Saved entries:
————
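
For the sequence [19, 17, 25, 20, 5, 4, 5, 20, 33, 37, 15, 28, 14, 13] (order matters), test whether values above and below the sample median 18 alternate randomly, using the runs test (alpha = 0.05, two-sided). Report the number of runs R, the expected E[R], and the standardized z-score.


Step 1: Compute median = 18; label A = above, B = below.
Labels in order: ABAABBBAAABABB  (n_A = 7, n_B = 7)
Step 2: Count runs R = 8.
Step 3: Under H0 (random ordering), E[R] = 2*n_A*n_B/(n_A+n_B) + 1 = 2*7*7/14 + 1 = 8.0000.
        Var[R] = 2*n_A*n_B*(2*n_A*n_B - n_A - n_B) / ((n_A+n_B)^2 * (n_A+n_B-1)) = 8232/2548 = 3.2308.
        SD[R] = 1.7974.
Step 4: R = E[R], so z = 0 with no continuity correction.
Step 5: Two-sided p-value via normal approximation = 2*(1 - Phi(|z|)) = 1.000000.
Step 6: alpha = 0.05. fail to reject H0.

R = 8, z = 0.0000, p = 1.000000, fail to reject H0.


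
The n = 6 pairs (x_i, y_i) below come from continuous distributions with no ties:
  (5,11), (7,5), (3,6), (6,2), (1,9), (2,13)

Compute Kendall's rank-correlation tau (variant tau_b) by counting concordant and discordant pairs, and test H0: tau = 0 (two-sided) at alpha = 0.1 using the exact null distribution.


Step 1: Enumerate the 15 unordered pairs (i,j) with i<j and classify each by sign(x_j-x_i) * sign(y_j-y_i).
  (1,2):dx=+2,dy=-6->D; (1,3):dx=-2,dy=-5->C; (1,4):dx=+1,dy=-9->D; (1,5):dx=-4,dy=-2->C
  (1,6):dx=-3,dy=+2->D; (2,3):dx=-4,dy=+1->D; (2,4):dx=-1,dy=-3->C; (2,5):dx=-6,dy=+4->D
  (2,6):dx=-5,dy=+8->D; (3,4):dx=+3,dy=-4->D; (3,5):dx=-2,dy=+3->D; (3,6):dx=-1,dy=+7->D
  (4,5):dx=-5,dy=+7->D; (4,6):dx=-4,dy=+11->D; (5,6):dx=+1,dy=+4->C
Step 2: C = 4, D = 11, total pairs = 15.
Step 3: tau = (C - D)/(n(n-1)/2) = (4 - 11)/15 = -0.466667.
Step 4: Exact two-sided p-value (enumerate n! = 720 permutations of y under H0): p = 0.272222.
Step 5: alpha = 0.1. fail to reject H0.

tau_b = -0.4667 (C=4, D=11), p = 0.272222, fail to reject H0.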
————
> WORK ITEM: There is a line above that contains "The n = 6 pairs". Copy it and all later lines through the last, exactly, and leave out the rest.

> ANSWER TO THIS EXERCISE:
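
The n = 6 pairs (x_i, y_i) below come from continuous distributions with no ties:
  (5,11), (7,5), (3,6), (6,2), (1,9), (2,13)

Compute Kendall's rank-correlation tau (variant tau_b) by counting concordant and discordant pairs, and test H0: tau = 0 (two-sided) at alpha = 0.1 using the exact null distribution.


Step 1: Enumerate the 15 unordered pairs (i,j) with i<j and classify each by sign(x_j-x_i) * sign(y_j-y_i).
  (1,2):dx=+2,dy=-6->D; (1,3):dx=-2,dy=-5->C; (1,4):dx=+1,dy=-9->D; (1,5):dx=-4,dy=-2->C
  (1,6):dx=-3,dy=+2->D; (2,3):dx=-4,dy=+1->D; (2,4):dx=-1,dy=-3->C; (2,5):dx=-6,dy=+4->D
  (2,6):dx=-5,dy=+8->D; (3,4):dx=+3,dy=-4->D; (3,5):dx=-2,dy=+3->D; (3,6):dx=-1,dy=+7->D
  (4,5):dx=-5,dy=+7->D; (4,6):dx=-4,dy=+11->D; (5,6):dx=+1,dy=+4->C
Step 2: C = 4, D = 11, total pairs = 15.
Step 3: tau = (C - D)/(n(n-1)/2) = (4 - 11)/15 = -0.466667.
Step 4: Exact two-sided p-value (enumerate n! = 720 permutations of y under H0): p = 0.272222.
Step 5: alpha = 0.1. fail to reject H0.

tau_b = -0.4667 (C=4, D=11), p = 0.272222, fail to reject H0.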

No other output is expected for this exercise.